■ How to complete this task ■
The answer is to be an exact copy of the lines below running from the line with "Let t = (-77" down to the line with "Answer: -1159713/910 ≈ -1274.4", both ends included, and nothing more.

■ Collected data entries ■

=======

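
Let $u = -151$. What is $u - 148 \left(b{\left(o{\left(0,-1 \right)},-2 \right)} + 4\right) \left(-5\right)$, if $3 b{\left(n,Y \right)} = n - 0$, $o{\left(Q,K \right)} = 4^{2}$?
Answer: $\frac{20267}{3} \approx 6755.7$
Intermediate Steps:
$o{\left(Q,K \right)} = 16$
$b{\left(n,Y \right)} = \frac{n}{3}$ ($b{\left(n,Y \right)} = \frac{n - 0}{3} = \frac{n + \left(-4 + 4\right)}{3} = \frac{n + 0}{3} = \frac{n}{3}$)
$u - 148 \left(b{\left(o{\left(0,-1 \right)},-2 \right)} + 4\right) \left(-5\right) = -151 - 148 \left(\frac{1}{3} \cdot 16 + 4\right) \left(-5\right) = -151 - 148 \left(\frac{16}{3} + 4\right) \left(-5\right) = -151 - 148 \cdot \frac{28}{3} \left(-5\right) = -151 - - \frac{20720}{3} = -151 + \frac{20720}{3} = \frac{20267}{3}$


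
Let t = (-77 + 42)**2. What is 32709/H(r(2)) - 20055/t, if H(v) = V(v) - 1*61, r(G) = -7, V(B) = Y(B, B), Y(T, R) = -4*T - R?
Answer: -1159713/910 ≈ -1274.4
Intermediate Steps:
t = 1225 (t = (-35)**2 = 1225)
Y(T, R) = -R - 4*T
V(B) = -5*B (V(B) = -B - 4*B = -5*B)
H(v) = -61 - 5*v (H(v) = -5*v - 1*61 = -5*v - 61 = -61 - 5*v)
32709/H(r(2)) - 20055/t = 32709/(-61 - 5*(-7)) - 20055/1225 = 32709/(-61 + 35) - 20055*1/1225 = 32709/(-26) - 573/35 = 32709*(-1/26) - 573/35 = -32709/26 - 573/35 = -1159713/910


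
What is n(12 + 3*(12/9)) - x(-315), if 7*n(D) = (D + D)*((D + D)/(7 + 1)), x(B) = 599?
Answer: -4065/7 ≈ -580.71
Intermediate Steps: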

=======

■ Solution ■
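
Let t = (-77 + 42)**2. What is 32709/H(r(2)) - 20055/t, if H(v) = V(v) - 1*61, r(G) = -7, V(B) = Y(B, B), Y(T, R) = -4*T - R?
Answer: -1159713/910 ≈ -1274.4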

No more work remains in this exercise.